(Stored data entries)
※
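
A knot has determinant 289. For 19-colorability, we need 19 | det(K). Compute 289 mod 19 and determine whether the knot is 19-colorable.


Step 1: A knot is p-colorable if and only if p divides its determinant.
Step 2: Compute 289 mod 19.
289 = 15 * 19 + 4
Step 3: 289 mod 19 = 4
Step 4: The knot is 19-colorable: no

4


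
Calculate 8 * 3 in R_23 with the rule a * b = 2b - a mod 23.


8 * 3 = 2*3 - 8 mod 23
= 6 - 8 mod 23
= -2 mod 23 = 21

21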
※
What to do:
Transcribe each record exactly as it is written above.

Solution to this problem:
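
A knot has determinant 289. For 19-colorability, we need 19 | det(K). Compute 289 mod 19 and determine whether the knot is 19-colorable.


Step 1: A knot is p-colorable if and only if p divides its determinant.
Step 2: Compute 289 mod 19.
289 = 15 * 19 + 4
Step 3: 289 mod 19 = 4
Step 4: The knot is 19-colorable: no

4


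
Calculate 8 * 3 in R_23 with the rule a * b = 2b - a mod 23.


8 * 3 = 2*3 - 8 mod 23
= 6 - 8 mod 23
= -2 mod 23 = 21

21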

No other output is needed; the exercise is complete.